[What to work on]: Which lines of the entries below hold the word "smooth"? Report each of them.

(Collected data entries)
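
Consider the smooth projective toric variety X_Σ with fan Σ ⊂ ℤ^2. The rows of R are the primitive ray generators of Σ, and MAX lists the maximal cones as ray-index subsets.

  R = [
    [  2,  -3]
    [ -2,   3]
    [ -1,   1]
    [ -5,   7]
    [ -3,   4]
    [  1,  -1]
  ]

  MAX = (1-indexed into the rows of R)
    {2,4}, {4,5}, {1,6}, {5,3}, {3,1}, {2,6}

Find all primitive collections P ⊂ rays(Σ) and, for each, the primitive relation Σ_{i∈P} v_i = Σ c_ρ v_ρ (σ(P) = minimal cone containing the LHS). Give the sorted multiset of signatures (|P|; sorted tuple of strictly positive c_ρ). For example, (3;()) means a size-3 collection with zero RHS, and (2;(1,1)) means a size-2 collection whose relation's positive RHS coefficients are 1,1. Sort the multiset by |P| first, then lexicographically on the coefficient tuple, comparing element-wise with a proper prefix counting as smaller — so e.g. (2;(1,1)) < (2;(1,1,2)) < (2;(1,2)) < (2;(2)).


Primitive collections (9):

  • {1,2}:  v_{1} + v_{2} = 0 ; sig = (2;())
  • {3,6}:  v_{3} + v_{6} = 0 ; sig = (2;())
  • {1,4}:  v_{1} + v_{4} = v_{5} ; sig = (2;(1))
  • {1,5}:  v_{1} + v_{5} = v_{3} ; sig = (2;(1))
  • {2,3}:  v_{2} + v_{3} = v_{5} ; sig = (2;(1))
  • {2,5}:  v_{2} + v_{5} = v_{4} ; sig = (2;(1))
  • {5,6}:  v_{5} + v_{6} = v_{2} ; sig = (2;(1))
  • {3,4}:  v_{3} + v_{4} = 2·v_{5} ; sig = (2;(2))
  • {4,6}:  v_{4} + v_{6} = 2·v_{2} ; sig = (2;(2))

Sorted signature multiset PRS(X):
{ (2;()) ×2,  (2;(1)) ×5,  (2;(2)) ×2 }


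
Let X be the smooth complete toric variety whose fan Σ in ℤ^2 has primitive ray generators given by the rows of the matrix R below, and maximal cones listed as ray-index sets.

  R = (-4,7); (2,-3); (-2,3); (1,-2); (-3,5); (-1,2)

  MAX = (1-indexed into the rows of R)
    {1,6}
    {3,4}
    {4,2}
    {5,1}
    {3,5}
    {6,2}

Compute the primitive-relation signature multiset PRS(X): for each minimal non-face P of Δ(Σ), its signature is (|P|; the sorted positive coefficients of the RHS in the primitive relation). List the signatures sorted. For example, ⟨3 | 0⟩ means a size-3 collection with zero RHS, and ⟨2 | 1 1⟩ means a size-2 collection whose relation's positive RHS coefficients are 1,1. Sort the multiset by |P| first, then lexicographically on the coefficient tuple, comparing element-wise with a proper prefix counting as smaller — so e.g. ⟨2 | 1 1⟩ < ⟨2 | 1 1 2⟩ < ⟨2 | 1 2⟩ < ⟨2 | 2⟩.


Primitive collections (9):

  • {2,3}:  v_{2} + v_{3} = 0  ⇒ sig = ⟨2 | 0⟩
  • {4,6}:  v_{4} + v_{6} = 0  ⇒ sig = ⟨2 | 0⟩
  • {1,4}:  v_{1} + v_{4} = v_{5}  ⇒ sig = ⟨2 | 1⟩
  • {2,5}:  v_{2} + v_{5} = v_{6}  ⇒ sig = ⟨2 | 1⟩
  • {3,6}:  v_{3} + v_{6} = v_{5}  ⇒ sig = ⟨2 | 1⟩
  • {4,5}:  v_{4} + v_{5} = v_{3}  ⇒ sig = ⟨2 | 1⟩
  • {5,6}:  v_{5} + v_{6} = v_{1}  ⇒ sig = ⟨2 | 1⟩
  • {1,2}:  v_{1} + v_{2} = 2·v_{6}  ⇒ sig = ⟨2 | 2⟩
  • {1,3}:  v_{1} + v_{3} = 2·v_{5}  ⇒ sig = ⟨2 | 2⟩

Sorted signature multiset PRS(X):
    |P|=2: 9 collections, coeffs (), (), (1), (1), (1), (1), (1), (2), (2)


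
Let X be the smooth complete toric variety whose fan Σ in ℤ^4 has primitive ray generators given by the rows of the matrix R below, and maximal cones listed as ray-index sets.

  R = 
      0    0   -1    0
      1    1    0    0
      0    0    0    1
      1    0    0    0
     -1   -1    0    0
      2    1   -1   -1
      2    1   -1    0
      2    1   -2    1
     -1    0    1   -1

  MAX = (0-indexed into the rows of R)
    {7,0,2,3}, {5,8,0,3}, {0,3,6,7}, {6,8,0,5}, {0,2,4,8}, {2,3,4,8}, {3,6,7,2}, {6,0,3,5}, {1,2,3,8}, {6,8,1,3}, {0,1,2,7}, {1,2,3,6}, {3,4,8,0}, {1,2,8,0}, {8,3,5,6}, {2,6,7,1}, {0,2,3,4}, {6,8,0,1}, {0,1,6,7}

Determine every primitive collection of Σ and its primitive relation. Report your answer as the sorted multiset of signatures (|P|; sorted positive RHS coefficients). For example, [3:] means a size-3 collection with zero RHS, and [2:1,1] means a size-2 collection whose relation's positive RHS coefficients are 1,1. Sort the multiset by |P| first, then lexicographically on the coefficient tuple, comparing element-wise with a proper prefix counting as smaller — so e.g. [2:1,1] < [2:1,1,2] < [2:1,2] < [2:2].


14 minimal non-faces of Δ(Σ) (on 9 rays):

  • {1,4}:  v_{1} + v_{4} = 0  so sig = [2:]
  • {2,5}:  v_{2} + v_{5} = v_{6}  so sig = [2:1]
  • {4,6}:  v_{4} + v_{6} = v_{0} + v_{3}  so sig = [2:1,1]
  • {7,8}:  v_{7} + v_{8} = v_{0} + v_{1}  so sig = [2:1,1]
  • {4,7}:  v_{4} + v_{7} = 2·v_{0} + v_{2} + v_{3}  so sig = [2:1,1,2]
  • {1,5}:  v_{1} + v_{5} = 2·v_{6} + v_{8}  so sig = [2:1,2]
  • {5,7}:  v_{5} + v_{7} = v_{0} + 2·v_{6}  so sig = [2:1,2]
  • {4,5}:  v_{4} + v_{5} = 2·v_{0} + 2·v_{3} + v_{8}  so sig = [2:1,2,2]
  • {0,1,3}:  v_{0} + v_{1} + v_{3} = v_{6}  so sig = [3:1]
  • {0,2,6}:  v_{0} + v_{2} + v_{6} = v_{7}  so sig = [3:1]
  • {2,6,8}:  v_{2} + v_{6} + v_{8} = v_{1}  so sig = [3:1]
  • {1,3,7}:  v_{1} + v_{3} + v_{7} = v_{2} + 2·v_{6}  so sig = [3:1,2]
  • {0,2,3,8}:  v_{0} + v_{2} + v_{3} + v_{8} = 0  so sig = [4:]
  • {0,3,6,8}:  v_{0} + v_{3} + v_{6} + v_{8} = v_{5}  so sig = [4:1]

so the primitive-relation signature multiset is
    [2:]
    [2:1]
    [2:1,1]
    [2:1,1]
    [2:1,1,2]
    [2:1,2]
    [2:1,2]
    [2:1,2,2]
    [3:1]
    [3:1]
    [3:1]
    [3:1,2]
    [4:]
    [4:1]


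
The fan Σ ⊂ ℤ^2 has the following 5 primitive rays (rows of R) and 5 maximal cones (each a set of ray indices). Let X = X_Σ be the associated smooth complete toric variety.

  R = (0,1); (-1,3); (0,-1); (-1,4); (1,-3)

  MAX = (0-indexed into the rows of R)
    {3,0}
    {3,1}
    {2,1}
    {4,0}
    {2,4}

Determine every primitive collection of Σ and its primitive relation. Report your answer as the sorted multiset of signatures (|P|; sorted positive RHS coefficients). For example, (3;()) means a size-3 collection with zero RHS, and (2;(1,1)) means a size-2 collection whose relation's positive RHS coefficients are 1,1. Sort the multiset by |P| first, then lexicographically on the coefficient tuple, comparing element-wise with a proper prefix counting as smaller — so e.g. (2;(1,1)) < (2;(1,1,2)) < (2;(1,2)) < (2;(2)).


5 minimal non-faces of Δ(Σ) (on 5 rays):

  P = {0,2}:  v_{0} + v_{2} = 0 ; sig = (2;())
  P = {1,4}:  v_{1} + v_{4} = 0 ; sig = (2;())
  P = {0,1}:  v_{0} + v_{1} = v_{3} ; sig = (2;(1))
  P = {2,3}:  v_{2} + v_{3} = v_{1} ; sig = (2;(1))
  P = {3,4}:  v_{3} + v_{4} = v_{0} ; sig = (2;(1))

Hence PRS(X_Σ) =
    (2;())
    (2;())
    (2;(1))
    (2;(1))
    (2;(1))


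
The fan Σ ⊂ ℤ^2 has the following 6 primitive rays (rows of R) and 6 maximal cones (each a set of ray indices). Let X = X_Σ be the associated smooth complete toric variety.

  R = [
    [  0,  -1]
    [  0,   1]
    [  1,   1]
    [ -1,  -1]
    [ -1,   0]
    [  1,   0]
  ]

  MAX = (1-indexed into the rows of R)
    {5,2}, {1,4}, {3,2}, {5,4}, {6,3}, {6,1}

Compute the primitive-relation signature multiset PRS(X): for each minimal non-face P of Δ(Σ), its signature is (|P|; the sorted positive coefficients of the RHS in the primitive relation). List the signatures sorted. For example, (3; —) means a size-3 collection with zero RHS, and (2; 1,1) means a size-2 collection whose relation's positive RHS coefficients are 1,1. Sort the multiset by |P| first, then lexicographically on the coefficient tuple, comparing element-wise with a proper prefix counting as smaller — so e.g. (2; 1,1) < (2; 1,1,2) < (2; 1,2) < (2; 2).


Σ has 9 primitive collections:

  • {1,2}:  v_{1} + v_{2} = 0 ; sig = (2; —)
  • {3,4}:  v_{3} + v_{4} = 0 ; sig = (2; —)
  • {5,6}:  v_{5} + v_{6} = 0 ; sig = (2; —)
  • {1,3}:  v_{1} + v_{3} = v_{6} ; sig = (2; 1)
  • {1,5}:  v_{1} + v_{5} = v_{4} ; sig = (2; 1)
  • {2,4}:  v_{2} + v_{4} = v_{5} ; sig = (2; 1)
  • {2,6}:  v_{2} + v_{6} = v_{3} ; sig = (2; 1)
  • {3,5}:  v_{3} + v_{5} = v_{2} ; sig = (2; 1)
  • {4,6}:  v_{4} + v_{6} = v_{1} ; sig = (2; 1)

Signatures (|P|; sorted positive RHS coefficients), sorted:
{ (2; —) ×3,  (2; 1) ×6 }


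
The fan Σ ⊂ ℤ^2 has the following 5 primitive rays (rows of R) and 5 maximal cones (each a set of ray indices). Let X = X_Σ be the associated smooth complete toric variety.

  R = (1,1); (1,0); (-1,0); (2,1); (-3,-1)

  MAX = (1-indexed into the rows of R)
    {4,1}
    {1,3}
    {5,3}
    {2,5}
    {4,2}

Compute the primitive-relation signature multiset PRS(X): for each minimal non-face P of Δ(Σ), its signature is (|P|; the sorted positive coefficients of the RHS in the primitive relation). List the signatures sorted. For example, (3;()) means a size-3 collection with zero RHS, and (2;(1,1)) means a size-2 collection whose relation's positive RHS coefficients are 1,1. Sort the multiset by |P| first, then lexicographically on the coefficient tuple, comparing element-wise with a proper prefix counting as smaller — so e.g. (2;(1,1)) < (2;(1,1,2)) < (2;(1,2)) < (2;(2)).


Δ(Σ) — 5 vertices, 5 min non-faces:

  P = {2,3}:  v_{2} + v_{3} = 0  ⇒ sig = (2;())
  P = {1,2}:  v_{1} + v_{2} = v_{4}  ⇒ sig = (2;(1))
  P = {3,4}:  v_{3} + v_{4} = v_{1}  ⇒ sig = (2;(1))
  P = {4,5}:  v_{4} + v_{5} = v_{3}  ⇒ sig = (2;(1))
  P = {1,5}:  v_{1} + v_{5} = 2·v_{3}  ⇒ sig = (2;(2))

Sorted signature multiset PRS(X):
    (2;())
    (2;(1))
    (2;(1))
    (2;(1))
    (2;(2))


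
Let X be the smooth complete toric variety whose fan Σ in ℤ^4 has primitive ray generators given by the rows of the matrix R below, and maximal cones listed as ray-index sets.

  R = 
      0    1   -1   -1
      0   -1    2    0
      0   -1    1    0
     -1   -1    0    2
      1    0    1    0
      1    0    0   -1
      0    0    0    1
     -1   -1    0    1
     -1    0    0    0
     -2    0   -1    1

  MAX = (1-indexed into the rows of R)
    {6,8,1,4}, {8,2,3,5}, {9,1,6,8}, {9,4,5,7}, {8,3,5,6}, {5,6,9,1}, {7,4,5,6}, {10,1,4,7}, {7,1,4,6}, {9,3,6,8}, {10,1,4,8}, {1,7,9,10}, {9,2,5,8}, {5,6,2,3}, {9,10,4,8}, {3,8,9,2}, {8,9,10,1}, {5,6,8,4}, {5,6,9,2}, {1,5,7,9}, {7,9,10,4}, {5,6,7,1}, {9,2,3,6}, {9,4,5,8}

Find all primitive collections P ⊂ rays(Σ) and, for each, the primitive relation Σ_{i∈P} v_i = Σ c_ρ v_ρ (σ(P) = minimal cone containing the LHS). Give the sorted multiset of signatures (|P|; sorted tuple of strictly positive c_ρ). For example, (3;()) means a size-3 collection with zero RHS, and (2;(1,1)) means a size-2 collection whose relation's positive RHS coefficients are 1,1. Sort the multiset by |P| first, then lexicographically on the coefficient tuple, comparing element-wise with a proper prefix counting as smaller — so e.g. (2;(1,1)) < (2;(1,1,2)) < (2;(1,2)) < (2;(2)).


The 19 primitive collections of Σ (r=10, n=4):

  • {7,8}:  v_{7} + v_{8} = v_{4}  ⇒ sig = (2;(1))
  • {1,3}:  v_{1} + v_{3} = v_{6} + v_{9}  ⇒ sig = (2;(1,1))
  • {3,7}:  v_{3} + v_{7} = v_{5} + v_{8}  ⇒ sig = (2;(1,1))
  • {3,10}:  v_{3} + v_{10} = v_{8} + v_{9}  ⇒ sig = (2;(1,1))
  • {5,10}:  v_{5} + v_{10} = v_{7} + v_{9}  ⇒ sig = (2;(1,1))
  • {6,10}:  v_{6} + v_{10} = v_{1} + v_{8}  ⇒ sig = (2;(1,1))
  • {1,2}:  v_{1} + v_{2} = v_{5} + v_{6} + 2·v_{9}  ⇒ sig = (2;(1,1,2))
  • {2,7}:  v_{2} + v_{7} = 2·v_{5} + v_{8} + v_{9}  ⇒ sig = (2;(1,1,2))
  • {2,10}:  v_{2} + v_{10} = v_{5} + v_{8} + 2·v_{9}  ⇒ sig = (2;(1,1,2))
  • {3,4}:  v_{3} + v_{4} = v_{5} + 2·v_{8}  ⇒ sig = (2;(1,2))
  • {2,4}:  v_{2} + v_{4} = 2·v_{5} + 2·v_{8} + v_{9}  ⇒ sig = (2;(1,2,2))
  • {1,5,8}:  v_{1} + v_{5} + v_{8} = 0  ⇒ sig = (3;())
  • {6,7,9}:  v_{6} + v_{7} + v_{9} = 0  ⇒ sig = (3;())
  • {1,4,5}:  v_{1} + v_{4} + v_{5} = v_{7}  ⇒ sig = (3;(1))
  • {1,4,9}:  v_{1} + v_{4} + v_{9} = v_{10}  ⇒ sig = (3;(1))
  • {3,5,9}:  v_{3} + v_{5} + v_{9} = v_{2}  ⇒ sig = (3;(1))
  • {4,6,9}:  v_{4} + v_{6} + v_{9} = v_{8}  ⇒ sig = (3;(1))
  • {2,6,8}:  v_{2} + v_{6} + v_{8} = 2·v_{3}  ⇒ sig = (3;(2))
  • {5,6,8,9}:  v_{5} + v_{6} + v_{8} + v_{9} = v_{3}  ⇒ sig = (4;(1))

so the primitive-relation signature multiset is
    |P|=2: 11 collections, coeffs (1), (1,1), (1,1), (1,1), (1,1), (1,1), (1,1,2), (1,1,2), (1,1,2), (1,2), (1,2,2)
    |P|=3: 7 collections, coeffs (), (), (1), (1), (1), (1), (2)
    |P|=4: 1 collection, coeffs (1)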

[Response]:
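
Consider the smooth projective toric variety X_Σ with fan Σ ⊂ ℤ^2. The rows of R are the primitive ray generators of Σ, and MAX lists the maximal cones as ray-index subsets.
Let X be the smooth complete toric variety whose fan Σ in ℤ^2 has primitive ray generators given by the rows of the matrix R below, and maximal cones listed as ray-index sets.
Let X be the smooth complete toric variety whose fan Σ in ℤ^4 has primitive ray generators given by the rows of the matrix R below, and maximal cones listed as ray-index sets.
The fan Σ ⊂ ℤ^2 has the following 5 primitive rays (rows of R) and 5 maximal cones (each a set of ray indices). Let X = X_Σ be the associated smooth complete toric variety.
The fan Σ ⊂ ℤ^2 has the following 6 primitive rays (rows of R) and 6 maximal cones (each a set of ray indices). Let X = X_Σ be the associated smooth complete toric variety.
The fan Σ ⊂ ℤ^2 has the following 5 primitive rays (rows of R) and 5 maximal cones (each a set of ray indices). Let X = X_Σ be the associated smooth complete toric variety.
Let X be the smooth complete toric variety whose fan Σ in ℤ^4 has primitive ray generators given by the rows of the matrix R below, and maximal cones listed as ray-index sets.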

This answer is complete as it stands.